Items from a data source

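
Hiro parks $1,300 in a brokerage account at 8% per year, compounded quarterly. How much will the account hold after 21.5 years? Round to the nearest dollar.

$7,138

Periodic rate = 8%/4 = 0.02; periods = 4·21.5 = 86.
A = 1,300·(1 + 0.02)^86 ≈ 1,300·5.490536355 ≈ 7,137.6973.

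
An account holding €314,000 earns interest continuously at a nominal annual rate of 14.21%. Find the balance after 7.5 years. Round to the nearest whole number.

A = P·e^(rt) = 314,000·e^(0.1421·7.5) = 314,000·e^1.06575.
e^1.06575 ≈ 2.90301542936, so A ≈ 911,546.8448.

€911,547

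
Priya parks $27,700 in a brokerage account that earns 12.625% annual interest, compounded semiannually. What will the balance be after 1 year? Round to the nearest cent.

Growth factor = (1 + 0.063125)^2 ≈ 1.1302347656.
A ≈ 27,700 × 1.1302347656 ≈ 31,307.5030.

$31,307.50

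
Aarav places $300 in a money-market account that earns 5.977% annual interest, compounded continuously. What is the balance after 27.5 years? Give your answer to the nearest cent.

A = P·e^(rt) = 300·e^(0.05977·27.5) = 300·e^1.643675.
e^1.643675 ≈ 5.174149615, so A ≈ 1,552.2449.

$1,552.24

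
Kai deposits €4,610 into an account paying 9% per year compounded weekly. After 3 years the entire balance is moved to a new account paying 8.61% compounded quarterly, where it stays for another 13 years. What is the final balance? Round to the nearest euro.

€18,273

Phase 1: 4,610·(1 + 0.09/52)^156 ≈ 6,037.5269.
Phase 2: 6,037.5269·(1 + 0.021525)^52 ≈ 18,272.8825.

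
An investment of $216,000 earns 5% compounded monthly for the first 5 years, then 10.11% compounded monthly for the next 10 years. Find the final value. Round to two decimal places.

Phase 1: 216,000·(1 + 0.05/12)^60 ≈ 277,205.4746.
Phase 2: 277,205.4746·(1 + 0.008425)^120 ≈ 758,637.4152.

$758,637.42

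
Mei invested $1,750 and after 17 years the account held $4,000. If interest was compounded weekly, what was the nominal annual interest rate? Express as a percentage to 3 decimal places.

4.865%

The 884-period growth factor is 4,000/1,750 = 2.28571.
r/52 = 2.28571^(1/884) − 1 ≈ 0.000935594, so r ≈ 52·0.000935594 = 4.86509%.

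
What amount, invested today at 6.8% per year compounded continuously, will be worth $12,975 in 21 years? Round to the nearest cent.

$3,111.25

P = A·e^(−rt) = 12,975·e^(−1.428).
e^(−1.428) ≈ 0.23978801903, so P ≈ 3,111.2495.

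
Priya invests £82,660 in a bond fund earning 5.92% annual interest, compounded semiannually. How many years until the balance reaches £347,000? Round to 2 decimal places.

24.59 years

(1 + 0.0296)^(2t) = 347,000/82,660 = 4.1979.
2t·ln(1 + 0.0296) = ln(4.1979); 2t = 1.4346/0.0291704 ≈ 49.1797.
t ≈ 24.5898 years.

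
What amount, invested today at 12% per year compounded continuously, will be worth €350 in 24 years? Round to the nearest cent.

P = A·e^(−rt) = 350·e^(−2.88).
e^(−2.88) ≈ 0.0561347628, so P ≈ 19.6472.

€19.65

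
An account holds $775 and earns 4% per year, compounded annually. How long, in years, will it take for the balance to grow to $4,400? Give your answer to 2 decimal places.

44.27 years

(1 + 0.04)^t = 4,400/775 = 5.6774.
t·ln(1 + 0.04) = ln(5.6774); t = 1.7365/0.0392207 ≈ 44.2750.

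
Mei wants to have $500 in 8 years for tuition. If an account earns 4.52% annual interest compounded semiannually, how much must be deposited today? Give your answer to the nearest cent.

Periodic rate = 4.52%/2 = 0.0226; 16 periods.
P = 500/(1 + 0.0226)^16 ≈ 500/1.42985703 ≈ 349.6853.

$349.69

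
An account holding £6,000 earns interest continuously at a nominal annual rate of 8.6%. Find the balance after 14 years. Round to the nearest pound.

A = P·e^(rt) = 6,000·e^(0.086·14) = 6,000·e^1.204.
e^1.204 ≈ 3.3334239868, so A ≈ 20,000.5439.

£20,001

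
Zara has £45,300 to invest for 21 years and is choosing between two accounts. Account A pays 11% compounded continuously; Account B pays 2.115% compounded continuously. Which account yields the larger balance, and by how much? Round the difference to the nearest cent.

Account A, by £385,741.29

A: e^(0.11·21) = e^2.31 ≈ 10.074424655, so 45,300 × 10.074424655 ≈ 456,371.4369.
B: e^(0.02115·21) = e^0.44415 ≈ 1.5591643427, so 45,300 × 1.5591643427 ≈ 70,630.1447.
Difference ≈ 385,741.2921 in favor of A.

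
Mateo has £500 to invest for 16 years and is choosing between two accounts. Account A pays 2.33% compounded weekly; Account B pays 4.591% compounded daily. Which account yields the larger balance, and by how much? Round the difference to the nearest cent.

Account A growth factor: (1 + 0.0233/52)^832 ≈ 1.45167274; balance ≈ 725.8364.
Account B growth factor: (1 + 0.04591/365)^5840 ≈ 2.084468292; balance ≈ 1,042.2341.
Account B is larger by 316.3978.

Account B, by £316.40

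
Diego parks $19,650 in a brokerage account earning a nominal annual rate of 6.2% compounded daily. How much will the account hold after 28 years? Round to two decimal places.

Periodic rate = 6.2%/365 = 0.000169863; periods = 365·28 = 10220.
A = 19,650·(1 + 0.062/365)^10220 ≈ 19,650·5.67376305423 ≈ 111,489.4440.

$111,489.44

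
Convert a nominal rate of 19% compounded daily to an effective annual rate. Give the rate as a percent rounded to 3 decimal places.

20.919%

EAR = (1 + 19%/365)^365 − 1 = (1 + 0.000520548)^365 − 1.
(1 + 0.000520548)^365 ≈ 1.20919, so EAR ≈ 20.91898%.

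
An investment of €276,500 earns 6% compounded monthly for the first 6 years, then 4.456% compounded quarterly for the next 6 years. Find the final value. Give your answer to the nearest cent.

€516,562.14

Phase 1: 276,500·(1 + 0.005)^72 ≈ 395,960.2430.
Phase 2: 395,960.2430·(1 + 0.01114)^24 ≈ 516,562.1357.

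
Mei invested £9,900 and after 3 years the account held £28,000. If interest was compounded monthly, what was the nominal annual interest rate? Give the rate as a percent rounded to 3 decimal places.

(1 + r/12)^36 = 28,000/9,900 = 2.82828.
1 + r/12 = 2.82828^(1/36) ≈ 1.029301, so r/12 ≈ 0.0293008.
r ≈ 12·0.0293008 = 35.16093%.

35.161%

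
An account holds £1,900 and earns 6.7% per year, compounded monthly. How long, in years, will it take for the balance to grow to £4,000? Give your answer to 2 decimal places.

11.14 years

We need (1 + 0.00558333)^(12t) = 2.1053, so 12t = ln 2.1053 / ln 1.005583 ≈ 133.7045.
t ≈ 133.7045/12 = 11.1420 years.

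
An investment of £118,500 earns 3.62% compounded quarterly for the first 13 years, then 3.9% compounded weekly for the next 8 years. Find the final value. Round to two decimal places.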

**Prompt:** Output all the lines above, matching them word for word.

**Answer for the task:**
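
Hiro parks $1,300 in a brokerage account at 8% per year, compounded quarterly. How much will the account hold after 21.5 years? Round to the nearest dollar.

$7,138

Periodic rate = 8%/4 = 0.02; periods = 4·21.5 = 86.
A = 1,300·(1 + 0.02)^86 ≈ 1,300·5.490536355 ≈ 7,137.6973.

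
An account holding €314,000 earns interest continuously at a nominal annual rate of 14.21%. Find the balance after 7.5 years. Round to the nearest whole number.

A = P·e^(rt) = 314,000·e^(0.1421·7.5) = 314,000·e^1.06575.
e^1.06575 ≈ 2.90301542936, so A ≈ 911,546.8448.

€911,547

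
Priya parks $27,700 in a brokerage account that earns 12.625% annual interest, compounded semiannually. What will the balance be after 1 year? Round to the nearest cent.

Growth factor = (1 + 0.063125)^2 ≈ 1.1302347656.
A ≈ 27,700 × 1.1302347656 ≈ 31,307.5030.

$31,307.50

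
Aarav places $300 in a money-market account that earns 5.977% annual interest, compounded continuously. What is the balance after 27.5 years? Give your answer to the nearest cent.

A = P·e^(rt) = 300·e^(0.05977·27.5) = 300·e^1.643675.
e^1.643675 ≈ 5.174149615, so A ≈ 1,552.2449.

$1,552.24

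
Kai deposits €4,610 into an account paying 9% per year compounded weekly. After 3 years the entire balance is moved to a new account paying 8.61% compounded quarterly, where it stays for another 13 years. What is the final balance? Round to the nearest euro.

€18,273

Phase 1: 4,610·(1 + 0.09/52)^156 ≈ 6,037.5269.
Phase 2: 6,037.5269·(1 + 0.021525)^52 ≈ 18,272.8825.

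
An investment of $216,000 earns 5% compounded monthly for the first 5 years, then 10.11% compounded monthly for the next 10 years. Find the final value. Round to two decimal places.

Phase 1: 216,000·(1 + 0.05/12)^60 ≈ 277,205.4746.
Phase 2: 277,205.4746·(1 + 0.008425)^120 ≈ 758,637.4152.

$758,637.42

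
Mei invested $1,750 and after 17 years the account held $4,000. If interest was compounded weekly, what was the nominal annual interest rate? Express as a percentage to 3 decimal places.

4.865%

The 884-period growth factor is 4,000/1,750 = 2.28571.
r/52 = 2.28571^(1/884) − 1 ≈ 0.000935594, so r ≈ 52·0.000935594 = 4.86509%.

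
What amount, invested today at 6.8% per year compounded continuously, will be worth $12,975 in 21 years? Round to the nearest cent.

$3,111.25

P = A·e^(−rt) = 12,975·e^(−1.428).
e^(−1.428) ≈ 0.23978801903, so P ≈ 3,111.2495.

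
Priya invests £82,660 in a bond fund earning 5.92% annual interest, compounded semiannually. How many years until the balance reaches £347,000? Round to 2 decimal places.

24.59 years

(1 + 0.0296)^(2t) = 347,000/82,660 = 4.1979.
2t·ln(1 + 0.0296) = ln(4.1979); 2t = 1.4346/0.0291704 ≈ 49.1797.
t ≈ 24.5898 years.

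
What amount, invested today at 12% per year compounded continuously, will be worth €350 in 24 years? Round to the nearest cent.

P = A·e^(−rt) = 350·e^(−2.88).
e^(−2.88) ≈ 0.0561347628, so P ≈ 19.6472.

€19.65

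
An account holds $775 and earns 4% per year, compounded annually. How long, in years, will it take for the balance to grow to $4,400? Give your answer to 2 decimal places.

44.27 years

(1 + 0.04)^t = 4,400/775 = 5.6774.
t·ln(1 + 0.04) = ln(5.6774); t = 1.7365/0.0392207 ≈ 44.2750.

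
Mei wants to have $500 in 8 years for tuition. If an account earns 4.52% annual interest compounded semiannually, how much must be deposited today? Give your answer to the nearest cent.

Periodic rate = 4.52%/2 = 0.0226; 16 periods.
P = 500/(1 + 0.0226)^16 ≈ 500/1.42985703 ≈ 349.6853.

$349.69

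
An account holding £6,000 earns interest continuously at a nominal annual rate of 8.6%. Find the balance after 14 years. Round to the nearest pound.

A = P·e^(rt) = 6,000·e^(0.086·14) = 6,000·e^1.204.
e^1.204 ≈ 3.3334239868, so A ≈ 20,000.5439.

£20,001

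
Zara has £45,300 to invest for 21 years and is choosing between two accounts. Account A pays 11% compounded continuously; Account B pays 2.115% compounded continuously. Which account yields the larger balance, and by how much? Round the difference to the nearest cent.

Account A, by £385,741.29

A: e^(0.11·21) = e^2.31 ≈ 10.074424655, so 45,300 × 10.074424655 ≈ 456,371.4369.
B: e^(0.02115·21) = e^0.44415 ≈ 1.5591643427, so 45,300 × 1.5591643427 ≈ 70,630.1447.
Difference ≈ 385,741.2921 in favor of A.

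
Mateo has £500 to invest for 16 years and is choosing between two accounts. Account A pays 2.33% compounded weekly; Account B pays 4.591% compounded daily. Which account yields the larger balance, and by how much? Round the difference to the nearest cent.

Account A growth factor: (1 + 0.0233/52)^832 ≈ 1.45167274; balance ≈ 725.8364.
Account B growth factor: (1 + 0.04591/365)^5840 ≈ 2.084468292; balance ≈ 1,042.2341.
Account B is larger by 316.3978.

Account B, by £316.40

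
Diego parks $19,650 in a brokerage account earning a nominal annual rate of 6.2% compounded daily. How much will the account hold after 28 years? Round to two decimal places.

Periodic rate = 6.2%/365 = 0.000169863; periods = 365·28 = 10220.
A = 19,650·(1 + 0.062/365)^10220 ≈ 19,650·5.67376305423 ≈ 111,489.4440.

$111,489.44

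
Convert a nominal rate of 19% compounded daily to an effective annual rate. Give the rate as a percent rounded to 3 decimal places.

20.919%

EAR = (1 + 19%/365)^365 − 1 = (1 + 0.000520548)^365 − 1.
(1 + 0.000520548)^365 ≈ 1.20919, so EAR ≈ 20.91898%.

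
An investment of €276,500 earns 6% compounded monthly for the first 6 years, then 4.456% compounded quarterly for the next 6 years. Find the final value. Give your answer to the nearest cent.

€516,562.14

Phase 1: 276,500·(1 + 0.005)^72 ≈ 395,960.2430.
Phase 2: 395,960.2430·(1 + 0.01114)^24 ≈ 516,562.1357.

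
Mei invested £9,900 and after 3 years the account held £28,000. If interest was compounded monthly, what was the nominal annual interest rate? Give the rate as a percent rounded to 3 decimal places.

(1 + r/12)^36 = 28,000/9,900 = 2.82828.
1 + r/12 = 2.82828^(1/36) ≈ 1.029301, so r/12 ≈ 0.0293008.
r ≈ 12·0.0293008 = 35.16093%.

35.161%

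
An account holds £1,900 and earns 6.7% per year, compounded monthly. How long, in years, will it take for the balance to grow to £4,000? Give your answer to 2 decimal places.

11.14 years

We need (1 + 0.00558333)^(12t) = 2.1053, so 12t = ln 2.1053 / ln 1.005583 ≈ 133.7045.
t ≈ 133.7045/12 = 11.1420 years.

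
An investment of £118,500 earns 3.62% compounded quarterly for the first 13 years, then 3.9% compounded weekly for the next 8 years. Find the final value. Round to two decimal places.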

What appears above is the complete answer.